• Activity: Down to the last line, copy the records below without any change.

• Data for this exercise:
·····

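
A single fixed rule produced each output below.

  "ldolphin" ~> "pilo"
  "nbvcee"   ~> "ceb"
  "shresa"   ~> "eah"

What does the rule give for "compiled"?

Rule — swap the front and back halves of the string, then keep every other character starting from the first (positions 1st, 3rd, 5th, ...).
Applying both steps to "compiled": "iledcomp", then "iecm".

iecm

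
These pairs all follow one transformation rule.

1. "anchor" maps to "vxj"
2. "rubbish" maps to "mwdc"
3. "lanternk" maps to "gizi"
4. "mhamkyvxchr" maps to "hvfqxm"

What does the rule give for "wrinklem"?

In each case the input is transformed by: shift every letter 5 places backward in the alphabet (wrapping around), then keep every other character starting from the first (positions 1st, 3rd, 5th, ...).
Starting from "wrinklem": after the first operation, "rmdifgzh"; after the second, "rdfz".

rdfz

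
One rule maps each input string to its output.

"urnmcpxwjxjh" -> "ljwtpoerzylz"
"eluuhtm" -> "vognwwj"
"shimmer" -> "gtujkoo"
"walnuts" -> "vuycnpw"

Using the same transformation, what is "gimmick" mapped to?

The pattern: move the last 2 characters to the front (rotate right by 2), then shift every letter 2 places forward in the alphabet (wrapping around).
"gimmick" → "ckgimmi" → "emikook".
(Check on "eluuhtm": → "tmeluuh" → "vognwwj" ✓)

emikook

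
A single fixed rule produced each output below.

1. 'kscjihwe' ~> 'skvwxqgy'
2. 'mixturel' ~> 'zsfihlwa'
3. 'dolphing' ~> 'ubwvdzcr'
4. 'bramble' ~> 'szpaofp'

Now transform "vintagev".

What's happening: reverse the string, then shift every letter 12 places backward in the alphabet (wrapping around).
For "vintagev", step one produces "vegatniv"; step two turns that into "jsuohbwj".

jsuohbwj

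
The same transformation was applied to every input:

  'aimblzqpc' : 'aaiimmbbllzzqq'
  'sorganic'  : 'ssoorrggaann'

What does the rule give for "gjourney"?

ggjjoouurrnn

Rule — delete the last 2 characters, then double every character.
Applying both steps to "gjourney": "gjourn", then "ggjjoouurrnn".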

·····

• Solution to this problem:
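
A single fixed rule produced each output below.

  "ldolphin" ~> "pilo"
  "nbvcee"   ~> "ceb"
  "shresa"   ~> "eah"

What does the rule give for "compiled"?

Rule — swap the front and back halves of the string, then keep every other character starting from the first (positions 1st, 3rd, 5th, ...).
Applying both steps to "compiled": "iledcomp", then "iecm".

iecm

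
These pairs all follow one transformation rule.

1. "anchor" maps to "vxj"
2. "rubbish" maps to "mwdc"
3. "lanternk" maps to "gizi"
4. "mhamkyvxchr" maps to "hvfqxm"

What does the rule give for "wrinklem"?

In each case the input is transformed by: shift every letter 5 places backward in the alphabet (wrapping around), then keep every other character starting from the first (positions 1st, 3rd, 5th, ...).
Starting from "wrinklem": after the first operation, "rmdifgzh"; after the second, "rdfz".

rdfz

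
One rule maps each input string to its output.

"urnmcpxwjxjh" -> "ljwtpoerzylz"
"eluuhtm" -> "vognwwj"
"shimmer" -> "gtujkoo"
"walnuts" -> "vuycnpw"

Using the same transformation, what is "gimmick" mapped to?

The pattern: move the last 2 characters to the front (rotate right by 2), then shift every letter 2 places forward in the alphabet (wrapping around).
"gimmick" → "ckgimmi" → "emikook".
(Check on "eluuhtm": → "tmeluuh" → "vognwwj" ✓)

emikook

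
A single fixed rule produced each output below.

1. 'kscjihwe' ~> 'skvwxqgy'
2. 'mixturel' ~> 'zsfihlwa'
3. 'dolphing' ~> 'ubwvdzcr'
4. 'bramble' ~> 'szpaofp'

Now transform "vintagev".

What's happening: reverse the string, then shift every letter 12 places backward in the alphabet (wrapping around).
For "vintagev", step one produces "vegatniv"; step two turns that into "jsuohbwj".

jsuohbwj

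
The same transformation was applied to every input:

  'aimblzqpc' : 'aaiimmbbllzzqq'
  'sorganic'  : 'ssoorrggaann'

What does the rule give for "gjourney"?

ggjjoouurrnn

Rule — delete the last 2 characters, then double every character.
Applying both steps to "gjourney": "gjourn", then "ggjjoouurrnn".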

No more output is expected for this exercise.